= About this exercise =
The lines to return begin at the one containing "After an adjustment, the" and end at the final line of the material; output them exactly and only them.

START Entries supplied

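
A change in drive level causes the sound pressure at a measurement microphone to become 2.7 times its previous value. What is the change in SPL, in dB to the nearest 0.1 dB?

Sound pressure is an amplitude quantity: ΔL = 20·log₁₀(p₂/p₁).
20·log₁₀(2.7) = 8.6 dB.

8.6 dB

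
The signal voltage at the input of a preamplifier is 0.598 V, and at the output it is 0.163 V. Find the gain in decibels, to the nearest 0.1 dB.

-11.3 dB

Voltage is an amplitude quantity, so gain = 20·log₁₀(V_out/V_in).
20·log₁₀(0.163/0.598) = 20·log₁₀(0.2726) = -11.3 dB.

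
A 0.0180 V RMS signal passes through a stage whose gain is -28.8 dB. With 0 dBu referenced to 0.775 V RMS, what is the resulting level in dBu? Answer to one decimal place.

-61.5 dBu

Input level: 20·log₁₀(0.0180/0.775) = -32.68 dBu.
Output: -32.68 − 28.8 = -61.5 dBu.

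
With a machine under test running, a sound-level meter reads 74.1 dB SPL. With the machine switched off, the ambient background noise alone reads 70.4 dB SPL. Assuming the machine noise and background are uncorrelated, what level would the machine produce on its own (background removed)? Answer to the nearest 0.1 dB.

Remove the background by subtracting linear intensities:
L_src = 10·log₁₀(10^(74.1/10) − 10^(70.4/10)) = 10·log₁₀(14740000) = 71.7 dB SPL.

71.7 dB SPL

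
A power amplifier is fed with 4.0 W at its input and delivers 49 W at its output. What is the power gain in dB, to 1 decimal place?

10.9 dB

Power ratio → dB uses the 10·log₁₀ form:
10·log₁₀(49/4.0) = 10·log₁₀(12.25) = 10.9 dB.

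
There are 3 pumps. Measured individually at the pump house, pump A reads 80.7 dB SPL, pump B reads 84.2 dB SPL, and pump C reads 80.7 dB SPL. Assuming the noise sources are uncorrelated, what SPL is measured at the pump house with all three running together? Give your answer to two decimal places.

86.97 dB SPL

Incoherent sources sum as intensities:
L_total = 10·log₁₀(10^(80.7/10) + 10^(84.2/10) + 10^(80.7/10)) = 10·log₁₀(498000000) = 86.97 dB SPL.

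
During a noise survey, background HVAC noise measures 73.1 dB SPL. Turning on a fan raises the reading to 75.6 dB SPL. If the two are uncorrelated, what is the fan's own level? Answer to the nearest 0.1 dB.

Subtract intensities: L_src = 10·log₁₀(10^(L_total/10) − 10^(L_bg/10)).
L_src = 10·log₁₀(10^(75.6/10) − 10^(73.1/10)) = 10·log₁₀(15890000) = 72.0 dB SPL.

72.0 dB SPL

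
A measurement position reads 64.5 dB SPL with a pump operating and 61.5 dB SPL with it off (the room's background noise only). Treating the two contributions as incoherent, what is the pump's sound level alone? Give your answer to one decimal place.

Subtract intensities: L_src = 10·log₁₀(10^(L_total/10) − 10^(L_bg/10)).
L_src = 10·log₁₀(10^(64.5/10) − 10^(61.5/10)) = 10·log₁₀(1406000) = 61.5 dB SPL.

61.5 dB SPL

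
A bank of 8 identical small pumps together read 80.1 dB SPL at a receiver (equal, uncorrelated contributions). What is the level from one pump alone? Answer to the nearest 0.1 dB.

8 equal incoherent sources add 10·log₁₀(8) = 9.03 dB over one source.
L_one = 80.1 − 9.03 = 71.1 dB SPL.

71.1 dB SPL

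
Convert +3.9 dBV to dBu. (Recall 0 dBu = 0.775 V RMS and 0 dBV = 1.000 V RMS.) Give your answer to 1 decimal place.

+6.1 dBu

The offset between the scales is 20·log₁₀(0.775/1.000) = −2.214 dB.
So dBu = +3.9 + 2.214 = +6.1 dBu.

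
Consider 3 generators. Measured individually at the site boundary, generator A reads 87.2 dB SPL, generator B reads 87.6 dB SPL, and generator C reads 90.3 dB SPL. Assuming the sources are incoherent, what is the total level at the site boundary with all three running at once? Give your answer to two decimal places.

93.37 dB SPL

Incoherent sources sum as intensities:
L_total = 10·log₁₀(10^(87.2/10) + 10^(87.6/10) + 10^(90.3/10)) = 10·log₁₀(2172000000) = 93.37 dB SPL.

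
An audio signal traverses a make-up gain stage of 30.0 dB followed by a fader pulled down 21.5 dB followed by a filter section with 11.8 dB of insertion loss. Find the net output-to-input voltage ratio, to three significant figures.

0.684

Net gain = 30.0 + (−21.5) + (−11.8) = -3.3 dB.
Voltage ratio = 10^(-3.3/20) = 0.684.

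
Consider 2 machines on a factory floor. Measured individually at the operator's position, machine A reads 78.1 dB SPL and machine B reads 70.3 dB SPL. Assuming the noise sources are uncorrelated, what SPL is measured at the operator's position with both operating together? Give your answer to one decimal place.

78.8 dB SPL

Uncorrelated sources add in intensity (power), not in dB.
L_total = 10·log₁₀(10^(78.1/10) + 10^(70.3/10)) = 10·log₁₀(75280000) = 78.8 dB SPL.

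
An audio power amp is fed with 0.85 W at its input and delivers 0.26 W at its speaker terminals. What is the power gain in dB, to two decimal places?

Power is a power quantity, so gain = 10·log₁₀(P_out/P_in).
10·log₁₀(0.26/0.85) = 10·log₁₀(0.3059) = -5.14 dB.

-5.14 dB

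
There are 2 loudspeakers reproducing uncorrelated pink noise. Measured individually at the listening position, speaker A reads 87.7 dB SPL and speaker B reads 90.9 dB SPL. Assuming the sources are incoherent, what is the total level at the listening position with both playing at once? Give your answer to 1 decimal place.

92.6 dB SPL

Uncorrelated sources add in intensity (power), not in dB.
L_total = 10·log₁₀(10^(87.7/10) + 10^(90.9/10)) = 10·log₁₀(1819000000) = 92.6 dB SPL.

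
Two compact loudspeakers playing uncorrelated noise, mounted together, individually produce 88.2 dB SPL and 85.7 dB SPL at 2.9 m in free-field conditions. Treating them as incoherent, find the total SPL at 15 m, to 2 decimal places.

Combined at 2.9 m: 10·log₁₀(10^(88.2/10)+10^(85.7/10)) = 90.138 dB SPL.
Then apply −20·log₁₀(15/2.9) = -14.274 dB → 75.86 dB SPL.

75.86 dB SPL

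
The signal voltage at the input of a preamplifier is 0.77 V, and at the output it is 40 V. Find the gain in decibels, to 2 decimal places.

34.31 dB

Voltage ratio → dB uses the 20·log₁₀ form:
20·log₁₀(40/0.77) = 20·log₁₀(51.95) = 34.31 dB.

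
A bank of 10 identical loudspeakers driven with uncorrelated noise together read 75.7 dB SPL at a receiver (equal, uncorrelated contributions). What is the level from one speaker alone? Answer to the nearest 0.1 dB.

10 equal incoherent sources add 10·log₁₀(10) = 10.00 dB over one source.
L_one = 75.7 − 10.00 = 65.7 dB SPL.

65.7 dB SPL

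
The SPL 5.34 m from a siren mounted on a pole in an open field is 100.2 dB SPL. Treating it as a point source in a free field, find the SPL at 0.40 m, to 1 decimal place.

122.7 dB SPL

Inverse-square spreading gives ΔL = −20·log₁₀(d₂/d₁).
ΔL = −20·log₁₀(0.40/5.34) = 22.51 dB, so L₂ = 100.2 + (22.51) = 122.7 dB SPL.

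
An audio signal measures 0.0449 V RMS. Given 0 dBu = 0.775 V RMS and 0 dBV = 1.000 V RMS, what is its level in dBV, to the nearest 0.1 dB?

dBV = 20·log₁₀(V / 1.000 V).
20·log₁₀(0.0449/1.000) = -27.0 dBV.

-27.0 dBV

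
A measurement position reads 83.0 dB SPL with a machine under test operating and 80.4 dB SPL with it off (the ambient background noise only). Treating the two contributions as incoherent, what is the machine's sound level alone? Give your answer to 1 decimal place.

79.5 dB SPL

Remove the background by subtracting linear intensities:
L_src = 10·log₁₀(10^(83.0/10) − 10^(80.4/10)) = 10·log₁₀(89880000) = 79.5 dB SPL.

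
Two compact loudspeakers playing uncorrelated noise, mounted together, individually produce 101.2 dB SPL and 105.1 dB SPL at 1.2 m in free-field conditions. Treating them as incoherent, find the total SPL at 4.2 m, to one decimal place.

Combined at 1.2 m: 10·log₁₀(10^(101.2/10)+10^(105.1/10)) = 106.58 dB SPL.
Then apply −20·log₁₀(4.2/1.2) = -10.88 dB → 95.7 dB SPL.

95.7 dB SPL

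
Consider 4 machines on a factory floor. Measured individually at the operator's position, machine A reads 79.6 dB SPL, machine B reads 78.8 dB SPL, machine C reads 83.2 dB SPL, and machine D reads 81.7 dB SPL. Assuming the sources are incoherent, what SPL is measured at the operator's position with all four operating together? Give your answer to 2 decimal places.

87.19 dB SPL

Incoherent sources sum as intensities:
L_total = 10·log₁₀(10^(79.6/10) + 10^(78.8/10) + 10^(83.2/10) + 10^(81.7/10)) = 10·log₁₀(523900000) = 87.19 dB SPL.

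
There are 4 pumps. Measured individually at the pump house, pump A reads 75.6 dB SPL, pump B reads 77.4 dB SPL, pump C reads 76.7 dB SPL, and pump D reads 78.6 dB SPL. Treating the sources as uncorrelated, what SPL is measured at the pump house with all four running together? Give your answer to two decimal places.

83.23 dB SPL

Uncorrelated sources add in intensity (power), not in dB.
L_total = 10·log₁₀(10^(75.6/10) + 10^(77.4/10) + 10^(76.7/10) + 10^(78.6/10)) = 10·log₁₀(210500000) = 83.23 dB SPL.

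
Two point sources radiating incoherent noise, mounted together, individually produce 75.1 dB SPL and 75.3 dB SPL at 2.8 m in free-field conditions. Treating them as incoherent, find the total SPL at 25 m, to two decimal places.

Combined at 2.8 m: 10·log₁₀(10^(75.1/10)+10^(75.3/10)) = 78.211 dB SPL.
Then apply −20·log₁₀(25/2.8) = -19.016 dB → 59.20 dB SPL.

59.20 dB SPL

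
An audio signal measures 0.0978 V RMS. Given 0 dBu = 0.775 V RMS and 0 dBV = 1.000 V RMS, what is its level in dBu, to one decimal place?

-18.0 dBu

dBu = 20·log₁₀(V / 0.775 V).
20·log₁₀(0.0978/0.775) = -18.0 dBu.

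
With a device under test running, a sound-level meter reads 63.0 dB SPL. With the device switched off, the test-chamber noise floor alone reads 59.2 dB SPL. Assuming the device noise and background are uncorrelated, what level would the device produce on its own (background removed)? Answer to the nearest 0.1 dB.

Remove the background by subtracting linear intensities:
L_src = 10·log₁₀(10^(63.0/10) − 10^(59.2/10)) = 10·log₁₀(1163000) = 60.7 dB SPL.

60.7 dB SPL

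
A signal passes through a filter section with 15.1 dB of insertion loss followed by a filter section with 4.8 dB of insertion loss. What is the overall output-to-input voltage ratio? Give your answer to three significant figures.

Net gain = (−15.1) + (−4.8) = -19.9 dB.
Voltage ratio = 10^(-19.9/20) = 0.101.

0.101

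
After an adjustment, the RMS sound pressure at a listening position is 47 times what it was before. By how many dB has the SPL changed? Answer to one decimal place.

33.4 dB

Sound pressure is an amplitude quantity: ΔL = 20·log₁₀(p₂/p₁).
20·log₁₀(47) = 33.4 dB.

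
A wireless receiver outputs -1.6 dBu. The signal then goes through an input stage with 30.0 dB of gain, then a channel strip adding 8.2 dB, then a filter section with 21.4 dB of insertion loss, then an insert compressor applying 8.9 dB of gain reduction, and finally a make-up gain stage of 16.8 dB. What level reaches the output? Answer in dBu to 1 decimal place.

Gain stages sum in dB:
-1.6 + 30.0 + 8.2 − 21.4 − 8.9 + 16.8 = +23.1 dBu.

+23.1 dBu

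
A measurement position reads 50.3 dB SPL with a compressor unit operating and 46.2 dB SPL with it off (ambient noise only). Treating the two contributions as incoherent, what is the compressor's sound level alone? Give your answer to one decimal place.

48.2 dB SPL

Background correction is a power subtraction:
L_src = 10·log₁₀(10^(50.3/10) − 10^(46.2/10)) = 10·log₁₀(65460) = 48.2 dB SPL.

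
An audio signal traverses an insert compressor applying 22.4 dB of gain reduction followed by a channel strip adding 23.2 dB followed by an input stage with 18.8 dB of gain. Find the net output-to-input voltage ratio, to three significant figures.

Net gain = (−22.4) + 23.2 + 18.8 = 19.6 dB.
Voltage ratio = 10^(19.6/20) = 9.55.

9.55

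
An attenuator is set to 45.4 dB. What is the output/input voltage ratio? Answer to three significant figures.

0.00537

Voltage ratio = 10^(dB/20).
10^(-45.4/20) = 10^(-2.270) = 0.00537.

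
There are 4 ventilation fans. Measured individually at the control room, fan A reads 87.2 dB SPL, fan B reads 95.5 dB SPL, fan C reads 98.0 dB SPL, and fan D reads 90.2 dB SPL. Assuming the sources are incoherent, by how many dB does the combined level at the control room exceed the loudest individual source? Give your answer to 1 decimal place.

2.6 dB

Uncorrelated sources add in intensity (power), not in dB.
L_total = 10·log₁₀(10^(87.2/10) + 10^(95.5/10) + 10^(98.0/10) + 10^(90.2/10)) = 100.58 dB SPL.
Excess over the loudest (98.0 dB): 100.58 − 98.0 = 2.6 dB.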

END Entries supplied

= The answer =
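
After an adjustment, the RMS sound pressure at a listening position is 47 times what it was before. By how many dB has the SPL changed? Answer to one decimal place.

33.4 dB

Sound pressure is an amplitude quantity: ΔL = 20·log₁₀(p₂/p₁).
20·log₁₀(47) = 33.4 dB.

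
A wireless receiver outputs -1.6 dBu. The signal then goes through an input stage with 30.0 dB of gain, then a channel strip adding 8.2 dB, then a filter section with 21.4 dB of insertion loss, then an insert compressor applying 8.9 dB of gain reduction, and finally a make-up gain stage of 16.8 dB. What level reaches the output? Answer in dBu to 1 decimal place.

Gain stages sum in dB:
-1.6 + 30.0 + 8.2 − 21.4 − 8.9 + 16.8 = +23.1 dBu.

+23.1 dBu

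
A measurement position reads 50.3 dB SPL with a compressor unit operating and 46.2 dB SPL with it off (ambient noise only). Treating the two contributions as incoherent, what is the compressor's sound level alone? Give your answer to one decimal place.

48.2 dB SPL

Background correction is a power subtraction:
L_src = 10·log₁₀(10^(50.3/10) − 10^(46.2/10)) = 10·log₁₀(65460) = 48.2 dB SPL.

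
An audio signal traverses an insert compressor applying 22.4 dB of gain reduction followed by a channel strip adding 23.2 dB followed by an input stage with 18.8 dB of gain. Find the net output-to-input voltage ratio, to three significant figures.

Net gain = (−22.4) + 23.2 + 18.8 = 19.6 dB.
Voltage ratio = 10^(19.6/20) = 9.55.

9.55

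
An attenuator is set to 45.4 dB. What is the output/input voltage ratio? Answer to three significant figures.

0.00537

Voltage ratio = 10^(dB/20).
10^(-45.4/20) = 10^(-2.270) = 0.00537.

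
There are 4 ventilation fans. Measured individually at the control room, fan A reads 87.2 dB SPL, fan B reads 95.5 dB SPL, fan C reads 98.0 dB SPL, and fan D reads 90.2 dB SPL. Assuming the sources are incoherent, by how many dB does the combined level at the control room exceed the loudest individual source? Give your answer to 1 decimal place.

2.6 dB

Uncorrelated sources add in intensity (power), not in dB.
L_total = 10·log₁₀(10^(87.2/10) + 10^(95.5/10) + 10^(98.0/10) + 10^(90.2/10)) = 100.58 dB SPL.
Excess over the loudest (98.0 dB): 100.58 − 98.0 = 2.6 dB.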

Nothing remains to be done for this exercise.